(Materials provided begins)

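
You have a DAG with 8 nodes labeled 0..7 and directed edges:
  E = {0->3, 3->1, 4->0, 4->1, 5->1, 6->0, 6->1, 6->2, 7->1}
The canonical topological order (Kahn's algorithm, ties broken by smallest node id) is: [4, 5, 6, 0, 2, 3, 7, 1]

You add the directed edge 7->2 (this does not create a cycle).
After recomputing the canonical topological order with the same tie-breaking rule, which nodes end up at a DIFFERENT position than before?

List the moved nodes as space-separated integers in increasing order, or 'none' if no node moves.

Answer: 1 2 3 7

Derivation:
Old toposort: [4, 5, 6, 0, 2, 3, 7, 1]
Added edge 7->2
Recompute Kahn (smallest-id tiebreak):
  initial in-degrees: [2, 5, 2, 1, 0, 0, 0, 0]
  ready (indeg=0): [4, 5, 6, 7]
  pop 4: indeg[0]->1; indeg[1]->4 | ready=[5, 6, 7] | order so far=[4]
  pop 5: indeg[1]->3 | ready=[6, 7] | order so far=[4, 5]
  pop 6: indeg[0]->0; indeg[1]->2; indeg[2]->1 | ready=[0, 7] | order so far=[4, 5, 6]
  pop 0: indeg[3]->0 | ready=[3, 7] | order so far=[4, 5, 6, 0]
  pop 3: indeg[1]->1 | ready=[7] | order so far=[4, 5, 6, 0, 3]
  pop 7: indeg[1]->0; indeg[2]->0 | ready=[1, 2] | order so far=[4, 5, 6, 0, 3, 7]
  pop 1: no out-edges | ready=[2] | order so far=[4, 5, 6, 0, 3, 7, 1]
  pop 2: no out-edges | ready=[] | order so far=[4, 5, 6, 0, 3, 7, 1, 2]
New canonical toposort: [4, 5, 6, 0, 3, 7, 1, 2]
Compare positions:
  Node 0: index 3 -> 3 (same)
  Node 1: index 7 -> 6 (moved)
  Node 2: index 4 -> 7 (moved)
  Node 3: index 5 -> 4 (moved)
  Node 4: index 0 -> 0 (same)
  Node 5: index 1 -> 1 (same)
  Node 6: index 2 -> 2 (same)
  Node 7: index 6 -> 5 (moved)
Nodes that changed position: 1 2 3 7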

(Materials provided ends)

Work to complete:
In the entries above, find each line that has the word "topological". Copy it.

Your response:
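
The canonical topological order (Kahn's algorithm, ties broken by smallest node id) is: [4, 5, 6, 0, 2, 3, 7, 1]
After recomputing the canonical topological order with the same tie-breaking rule, which nodes end up at a DIFFERENT position than before?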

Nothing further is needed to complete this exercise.